• WHAT YOU NEED TO DO:
Lines before the one with "C = GF(2)^2" are left out; return that line and all that follow it, exactly, through the end of the data.

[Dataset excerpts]
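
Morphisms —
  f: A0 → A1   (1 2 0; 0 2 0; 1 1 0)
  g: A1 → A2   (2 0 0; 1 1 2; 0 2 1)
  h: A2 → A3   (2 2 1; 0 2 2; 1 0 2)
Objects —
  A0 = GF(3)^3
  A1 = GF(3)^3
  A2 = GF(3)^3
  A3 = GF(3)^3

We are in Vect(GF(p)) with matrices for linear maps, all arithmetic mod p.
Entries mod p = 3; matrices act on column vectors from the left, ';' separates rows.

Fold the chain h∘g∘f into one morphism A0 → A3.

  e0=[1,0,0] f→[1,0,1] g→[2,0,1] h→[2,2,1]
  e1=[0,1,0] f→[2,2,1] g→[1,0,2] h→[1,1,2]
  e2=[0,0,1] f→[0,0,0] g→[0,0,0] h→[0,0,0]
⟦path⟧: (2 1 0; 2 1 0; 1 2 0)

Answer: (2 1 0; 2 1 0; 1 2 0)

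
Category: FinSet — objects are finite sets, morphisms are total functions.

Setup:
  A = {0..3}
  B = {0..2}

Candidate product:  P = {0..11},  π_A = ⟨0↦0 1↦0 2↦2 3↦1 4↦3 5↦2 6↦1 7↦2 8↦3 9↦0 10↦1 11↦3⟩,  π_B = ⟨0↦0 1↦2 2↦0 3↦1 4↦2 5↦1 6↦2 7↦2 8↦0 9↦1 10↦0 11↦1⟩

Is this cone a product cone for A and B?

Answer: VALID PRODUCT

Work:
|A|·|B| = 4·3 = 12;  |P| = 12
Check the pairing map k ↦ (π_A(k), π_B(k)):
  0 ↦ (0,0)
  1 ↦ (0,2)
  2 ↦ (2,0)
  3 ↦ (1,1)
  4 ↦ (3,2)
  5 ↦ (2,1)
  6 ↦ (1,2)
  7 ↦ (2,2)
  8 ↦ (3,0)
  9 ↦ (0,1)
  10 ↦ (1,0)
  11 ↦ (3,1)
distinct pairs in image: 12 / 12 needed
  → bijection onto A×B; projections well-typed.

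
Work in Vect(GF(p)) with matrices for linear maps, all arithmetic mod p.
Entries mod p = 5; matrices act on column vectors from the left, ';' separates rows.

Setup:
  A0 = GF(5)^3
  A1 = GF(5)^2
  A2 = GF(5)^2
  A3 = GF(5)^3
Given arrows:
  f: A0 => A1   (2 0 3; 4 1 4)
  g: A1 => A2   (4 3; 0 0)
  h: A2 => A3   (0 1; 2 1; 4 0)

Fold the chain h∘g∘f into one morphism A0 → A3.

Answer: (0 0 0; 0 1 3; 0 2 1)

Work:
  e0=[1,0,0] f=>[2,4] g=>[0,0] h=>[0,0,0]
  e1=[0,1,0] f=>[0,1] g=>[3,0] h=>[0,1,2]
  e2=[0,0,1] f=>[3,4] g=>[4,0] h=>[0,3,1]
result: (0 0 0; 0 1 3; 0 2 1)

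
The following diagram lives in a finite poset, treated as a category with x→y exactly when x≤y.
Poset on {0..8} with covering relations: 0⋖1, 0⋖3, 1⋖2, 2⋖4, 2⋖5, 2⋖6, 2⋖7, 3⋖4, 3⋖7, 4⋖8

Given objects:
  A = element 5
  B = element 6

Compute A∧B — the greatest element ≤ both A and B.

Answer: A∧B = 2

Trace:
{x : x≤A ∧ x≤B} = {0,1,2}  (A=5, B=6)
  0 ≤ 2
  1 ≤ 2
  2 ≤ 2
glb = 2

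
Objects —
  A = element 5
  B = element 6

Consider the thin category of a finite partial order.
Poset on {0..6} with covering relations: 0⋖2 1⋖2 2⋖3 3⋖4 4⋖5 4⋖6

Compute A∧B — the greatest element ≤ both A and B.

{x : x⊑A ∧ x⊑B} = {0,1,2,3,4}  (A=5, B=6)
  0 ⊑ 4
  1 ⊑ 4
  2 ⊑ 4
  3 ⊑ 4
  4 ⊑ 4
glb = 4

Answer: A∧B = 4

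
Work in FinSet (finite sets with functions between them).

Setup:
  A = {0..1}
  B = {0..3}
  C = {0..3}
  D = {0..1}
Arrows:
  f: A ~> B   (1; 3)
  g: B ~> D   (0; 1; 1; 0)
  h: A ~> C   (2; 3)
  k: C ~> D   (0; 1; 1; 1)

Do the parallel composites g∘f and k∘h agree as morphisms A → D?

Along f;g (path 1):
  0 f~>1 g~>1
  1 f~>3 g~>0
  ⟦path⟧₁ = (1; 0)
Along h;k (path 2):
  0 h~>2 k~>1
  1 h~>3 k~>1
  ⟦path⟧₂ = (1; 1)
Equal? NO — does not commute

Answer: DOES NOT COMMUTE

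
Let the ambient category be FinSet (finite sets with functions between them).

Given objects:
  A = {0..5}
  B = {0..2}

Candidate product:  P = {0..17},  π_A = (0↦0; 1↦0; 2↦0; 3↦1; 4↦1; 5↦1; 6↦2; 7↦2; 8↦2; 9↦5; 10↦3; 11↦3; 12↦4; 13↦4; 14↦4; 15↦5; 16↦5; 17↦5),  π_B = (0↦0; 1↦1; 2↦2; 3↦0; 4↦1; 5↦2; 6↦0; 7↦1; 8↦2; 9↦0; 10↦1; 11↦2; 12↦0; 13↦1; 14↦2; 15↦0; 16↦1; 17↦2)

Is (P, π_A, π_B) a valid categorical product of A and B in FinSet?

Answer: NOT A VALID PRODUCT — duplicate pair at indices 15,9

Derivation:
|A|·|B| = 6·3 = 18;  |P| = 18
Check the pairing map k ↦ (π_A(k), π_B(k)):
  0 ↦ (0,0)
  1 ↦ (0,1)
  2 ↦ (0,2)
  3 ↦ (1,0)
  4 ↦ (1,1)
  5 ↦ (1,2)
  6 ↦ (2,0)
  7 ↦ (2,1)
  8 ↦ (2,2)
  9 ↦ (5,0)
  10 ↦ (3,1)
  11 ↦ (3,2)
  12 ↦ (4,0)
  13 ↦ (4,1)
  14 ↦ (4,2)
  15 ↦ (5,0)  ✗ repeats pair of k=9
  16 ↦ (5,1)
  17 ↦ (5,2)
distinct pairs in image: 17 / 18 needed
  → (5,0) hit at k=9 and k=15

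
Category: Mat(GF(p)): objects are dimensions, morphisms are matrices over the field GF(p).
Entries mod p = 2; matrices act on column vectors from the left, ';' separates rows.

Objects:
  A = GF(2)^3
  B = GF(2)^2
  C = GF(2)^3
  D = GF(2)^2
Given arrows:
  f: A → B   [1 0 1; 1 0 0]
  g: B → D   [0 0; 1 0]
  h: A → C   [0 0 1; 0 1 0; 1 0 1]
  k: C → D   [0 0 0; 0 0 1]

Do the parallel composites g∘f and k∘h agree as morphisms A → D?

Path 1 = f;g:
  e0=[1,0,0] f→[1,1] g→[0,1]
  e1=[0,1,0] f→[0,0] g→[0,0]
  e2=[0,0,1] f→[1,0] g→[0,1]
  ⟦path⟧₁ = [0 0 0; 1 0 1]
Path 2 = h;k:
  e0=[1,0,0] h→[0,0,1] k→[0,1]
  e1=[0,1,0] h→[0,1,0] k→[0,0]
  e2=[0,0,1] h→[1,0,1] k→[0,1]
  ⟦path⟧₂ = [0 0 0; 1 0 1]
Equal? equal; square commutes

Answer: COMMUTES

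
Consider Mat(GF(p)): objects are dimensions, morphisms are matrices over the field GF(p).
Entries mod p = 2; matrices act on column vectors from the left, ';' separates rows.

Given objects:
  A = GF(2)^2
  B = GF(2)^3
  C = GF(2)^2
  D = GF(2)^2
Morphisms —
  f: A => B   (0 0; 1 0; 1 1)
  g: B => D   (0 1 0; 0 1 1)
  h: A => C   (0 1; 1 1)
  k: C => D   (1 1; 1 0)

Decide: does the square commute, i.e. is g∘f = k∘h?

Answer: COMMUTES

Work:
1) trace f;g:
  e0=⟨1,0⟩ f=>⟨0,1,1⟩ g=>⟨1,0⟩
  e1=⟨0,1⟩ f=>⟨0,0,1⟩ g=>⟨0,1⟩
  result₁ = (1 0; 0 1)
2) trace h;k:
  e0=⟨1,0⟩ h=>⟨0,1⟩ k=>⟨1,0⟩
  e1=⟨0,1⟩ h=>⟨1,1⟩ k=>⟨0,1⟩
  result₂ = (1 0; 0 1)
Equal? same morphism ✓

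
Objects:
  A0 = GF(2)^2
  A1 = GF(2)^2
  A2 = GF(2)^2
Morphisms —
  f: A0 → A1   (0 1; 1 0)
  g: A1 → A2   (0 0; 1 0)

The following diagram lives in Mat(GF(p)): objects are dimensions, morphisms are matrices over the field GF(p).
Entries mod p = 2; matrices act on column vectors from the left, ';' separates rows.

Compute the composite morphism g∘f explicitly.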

• RESULT:
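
  C = GF(2)^2
  D = GF(2)^2
Morphisms —
  f: A => B   (0 0; 1 0; 1 1)
  g: B => D   (0 1 0; 0 1 1)
  h: A => C   (0 1; 1 1)
  k: C => D   (1 1; 1 0)

Decide: does the square commute, i.e. is g∘f = k∘h?

Answer: COMMUTES

Work:
1) trace f;g:
  e0=⟨1,0⟩ f=>⟨0,1,1⟩ g=>⟨1,0⟩
  e1=⟨0,1⟩ f=>⟨0,0,1⟩ g=>⟨0,1⟩
  result₁ = (1 0; 0 1)
2) trace h;k:
  e0=⟨1,0⟩ h=>⟨0,1⟩ k=>⟨1,0⟩
  e1=⟨0,1⟩ h=>⟨1,1⟩ k=>⟨0,1⟩
  result₂ = (1 0; 0 1)
Equal? same morphism ✓

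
Objects:
  A0 = GF(2)^2
  A1 = GF(2)^2
  A2 = GF(2)^2
Morphisms —
  f: A0 → A1   (0 1; 1 0)
  g: A1 → A2   (0 0; 1 0)

The following diagram lives in Mat(GF(p)): objects are dimensions, morphisms are matrices over the field GF(p).
Entries mod p = 2; matrices act on column vectors from the left, ';' separates rows.

Compute the composite morphism g∘f explicitly.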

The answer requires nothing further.